▸ Exercise directions
Word for word, give the entries back.

▸ Data provided
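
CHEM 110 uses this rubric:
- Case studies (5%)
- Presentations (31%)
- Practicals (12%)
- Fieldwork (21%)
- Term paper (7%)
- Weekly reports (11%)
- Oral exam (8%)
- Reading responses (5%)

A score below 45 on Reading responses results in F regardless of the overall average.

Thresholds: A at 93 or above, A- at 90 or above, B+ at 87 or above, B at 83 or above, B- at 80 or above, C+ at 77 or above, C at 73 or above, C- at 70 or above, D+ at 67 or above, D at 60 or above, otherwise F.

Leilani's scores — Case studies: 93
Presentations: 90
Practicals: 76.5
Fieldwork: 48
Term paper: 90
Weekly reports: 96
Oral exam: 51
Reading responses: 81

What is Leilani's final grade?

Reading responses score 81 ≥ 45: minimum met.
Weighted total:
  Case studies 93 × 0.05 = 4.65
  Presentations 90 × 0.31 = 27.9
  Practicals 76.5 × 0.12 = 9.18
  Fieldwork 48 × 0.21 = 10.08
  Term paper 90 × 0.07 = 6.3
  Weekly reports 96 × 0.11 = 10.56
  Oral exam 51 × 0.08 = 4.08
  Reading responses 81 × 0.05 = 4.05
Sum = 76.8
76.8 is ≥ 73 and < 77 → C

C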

▸ Task result
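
CHEM 110 uses this rubric:
- Case studies (5%)
- Presentations (31%)
- Practicals (12%)
- Fieldwork (21%)
- Term paper (7%)
- Weekly reports (11%)
- Oral exam (8%)
- Reading responses (5%)

A score below 45 on Reading responses results in F regardless of the overall average.

Thresholds: A at 93 or above, A- at 90 or above, B+ at 87 or above, B at 83 or above, B- at 80 or above, C+ at 77 or above, C at 73 or above, C- at 70 or above, D+ at 67 or above, D at 60 or above, otherwise F.

Leilani's scores — Case studies: 93
Presentations: 90
Practicals: 76.5
Fieldwork: 48
Term paper: 90
Weekly reports: 96
Oral exam: 51
Reading responses: 81

What is Leilani's final grade?

Reading responses score 81 ≥ 45: minimum met.
Weighted total:
  Case studies 93 × 0.05 = 4.65
  Presentations 90 × 0.31 = 27.9
  Practicals 76.5 × 0.12 = 9.18
  Fieldwork 48 × 0.21 = 10.08
  Term paper 90 × 0.07 = 6.3
  Weekly reports 96 × 0.11 = 10.56
  Oral exam 51 × 0.08 = 4.08
  Reading responses 81 × 0.05 = 4.05
Sum = 76.8
76.8 is ≥ 73 and < 77 → C

C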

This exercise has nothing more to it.